Exercise prompt
Among the entries below, extract exactly the lines that run from the one with "legal, ops, audit." through the one with "Apply the greedy heuristic: repeatedly choose the member", both ends included.
*** Opening Records for processing ***
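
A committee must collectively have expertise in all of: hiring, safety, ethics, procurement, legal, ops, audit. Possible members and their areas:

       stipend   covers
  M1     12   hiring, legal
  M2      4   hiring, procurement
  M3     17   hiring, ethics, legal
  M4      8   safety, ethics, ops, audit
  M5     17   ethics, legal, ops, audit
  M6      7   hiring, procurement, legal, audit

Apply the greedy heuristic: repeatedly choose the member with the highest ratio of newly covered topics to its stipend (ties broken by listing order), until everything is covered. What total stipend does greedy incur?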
*** Closing Records for processing ***
*** Opening Records for processing ***
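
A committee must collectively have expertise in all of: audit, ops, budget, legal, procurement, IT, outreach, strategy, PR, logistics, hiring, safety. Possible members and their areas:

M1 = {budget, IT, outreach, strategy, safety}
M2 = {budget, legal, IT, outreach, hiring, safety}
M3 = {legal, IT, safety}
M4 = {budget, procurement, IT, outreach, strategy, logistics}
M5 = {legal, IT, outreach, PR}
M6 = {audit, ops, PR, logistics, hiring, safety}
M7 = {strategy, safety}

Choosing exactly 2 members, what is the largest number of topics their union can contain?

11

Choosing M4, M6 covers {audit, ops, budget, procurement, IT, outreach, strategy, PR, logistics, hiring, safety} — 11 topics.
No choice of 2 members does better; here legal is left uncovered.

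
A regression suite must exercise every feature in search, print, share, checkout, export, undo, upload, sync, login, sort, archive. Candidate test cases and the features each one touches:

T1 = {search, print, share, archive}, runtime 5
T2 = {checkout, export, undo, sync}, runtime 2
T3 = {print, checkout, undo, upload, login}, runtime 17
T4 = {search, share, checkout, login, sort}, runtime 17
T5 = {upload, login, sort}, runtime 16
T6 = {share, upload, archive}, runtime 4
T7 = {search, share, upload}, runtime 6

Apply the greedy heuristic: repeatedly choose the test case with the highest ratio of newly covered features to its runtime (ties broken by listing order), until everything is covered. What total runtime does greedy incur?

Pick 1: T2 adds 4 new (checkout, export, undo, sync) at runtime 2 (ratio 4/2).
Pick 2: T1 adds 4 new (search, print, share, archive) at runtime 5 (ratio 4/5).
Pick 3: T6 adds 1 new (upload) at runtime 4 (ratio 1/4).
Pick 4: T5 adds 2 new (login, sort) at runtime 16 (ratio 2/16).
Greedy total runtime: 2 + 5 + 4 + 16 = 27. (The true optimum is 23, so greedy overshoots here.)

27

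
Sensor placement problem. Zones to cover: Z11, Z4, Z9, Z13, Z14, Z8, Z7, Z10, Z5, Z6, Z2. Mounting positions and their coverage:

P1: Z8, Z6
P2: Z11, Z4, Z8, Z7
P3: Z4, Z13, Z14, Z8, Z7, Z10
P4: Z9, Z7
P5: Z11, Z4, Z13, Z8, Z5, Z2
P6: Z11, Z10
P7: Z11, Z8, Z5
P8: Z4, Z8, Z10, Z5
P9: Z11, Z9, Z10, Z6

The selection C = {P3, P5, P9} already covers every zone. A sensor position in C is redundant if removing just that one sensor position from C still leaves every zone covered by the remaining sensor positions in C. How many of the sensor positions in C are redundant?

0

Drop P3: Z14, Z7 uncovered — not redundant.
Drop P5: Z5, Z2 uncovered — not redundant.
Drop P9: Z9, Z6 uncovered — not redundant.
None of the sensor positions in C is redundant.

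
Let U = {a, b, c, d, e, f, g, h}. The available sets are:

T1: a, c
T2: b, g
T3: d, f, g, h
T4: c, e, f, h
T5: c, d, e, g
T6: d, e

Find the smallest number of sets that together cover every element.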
*** Closing Records for processing ***
Finished task
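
A committee must collectively have expertise in all of: hiring, safety, ethics, procurement, legal, ops, audit. Possible members and their areas:

       stipend   covers
  M1     12   hiring, legal
  M2      4   hiring, procurement
  M3     17   hiring, ethics, legal
  M4      8   safety, ethics, ops, audit
  M5     17   ethics, legal, ops, audit
  M6      7   hiring, procurement, legal, audit

Apply the greedy heuristic: repeatedly choose the member with the highest ratio of newly covered topics to its stipend (ties broken by listing order), until everything is covered. What total stipend does greedy incur?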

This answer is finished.